** Opening Data for this exercise block **

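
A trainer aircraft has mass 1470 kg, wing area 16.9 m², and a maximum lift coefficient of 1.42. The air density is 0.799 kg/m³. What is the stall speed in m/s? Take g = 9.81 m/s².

V_stall = 38.8 m/s

Stall occurs when L = W at CL,max. W = mg = 1470 × 9.81 = 14420 N.
V_stall = √(2W/(ρ·S·CL,max)) = √(2 × 14420 / (0.799 × 16.9 × 1.42))
V_stall = √1504 = 38.8 m/s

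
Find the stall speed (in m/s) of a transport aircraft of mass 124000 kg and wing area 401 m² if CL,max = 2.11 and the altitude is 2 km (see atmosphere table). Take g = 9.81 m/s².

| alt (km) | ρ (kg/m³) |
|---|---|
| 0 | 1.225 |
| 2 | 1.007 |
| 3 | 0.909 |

V_stall = 53.4 m/s

At 2 km, from the table: ρ = 1.007 kg/m³.
Weight W = mg = 124000 × 9.81 = 1.216×10^6 N.
V_stall = √(2W/(ρ·S·CL,max)) = √(2 × 1.216×10^6 / (1.007 × 401 × 2.11))
V_stall = √2855 = 53.4 m/s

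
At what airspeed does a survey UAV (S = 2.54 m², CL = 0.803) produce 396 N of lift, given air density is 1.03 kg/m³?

L = ½ρv²S·CL ⇒ v = √(2L/(ρ·S·CL))
v = √(2 × 396 / (1.03 × 2.54 × 0.803)) = √377 = 19.4 m/s

v = 19.4 m/s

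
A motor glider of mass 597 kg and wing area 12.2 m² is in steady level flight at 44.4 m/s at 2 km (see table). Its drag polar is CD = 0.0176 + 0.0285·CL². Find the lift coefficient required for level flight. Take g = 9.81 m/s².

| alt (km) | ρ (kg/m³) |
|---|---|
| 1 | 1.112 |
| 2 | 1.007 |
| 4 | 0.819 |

At 2 km, from the table: ρ = 1.007 kg/m³.
Weight W = mg = 597 × 9.81 = 5856.6 N; in level flight L = W.
Dynamic pressure q = 0.5 × 1.007 × 44.4² = 992.6 Pa.
CL = 2W/(ρv²S) = 2×5856.6/(1.007×44.4²×12.2) = 0.4836.

CL = 0.484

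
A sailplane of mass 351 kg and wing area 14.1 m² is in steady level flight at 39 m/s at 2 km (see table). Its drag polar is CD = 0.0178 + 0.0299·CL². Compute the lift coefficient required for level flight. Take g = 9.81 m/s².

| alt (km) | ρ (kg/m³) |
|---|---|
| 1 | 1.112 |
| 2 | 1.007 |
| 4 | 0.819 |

CL = 0.319

At 2 km, from the table: ρ = 1.007 kg/m³.
Weight W = mg = 351 × 9.81 = 3443.3 N; in level flight L = W.
Dynamic pressure q = 0.5 × 1.007 × 39² = 765.8 Pa.
CL = W/(q·S) = 3443.3 / (765.8 × 14.1) = 0.3189.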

** Closing Data for this exercise block **

§ **Exercise objective**
Report, for the data above, every line in which the string "steady" appears.

§ **The answer**
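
A motor glider of mass 597 kg and wing area 12.2 m² is in steady level flight at 44.4 m/s at 2 km (see table). Its drag polar is CD = 0.0176 + 0.0285·CL². Find the lift coefficient required for level flight. Take g = 9.81 m/s².
A sailplane of mass 351 kg and wing area 14.1 m² is in steady level flight at 39 m/s at 2 km (see table). Its drag polar is CD = 0.0178 + 0.0299·CL². Compute the lift coefficient required for level flight. Take g = 9.81 m/s².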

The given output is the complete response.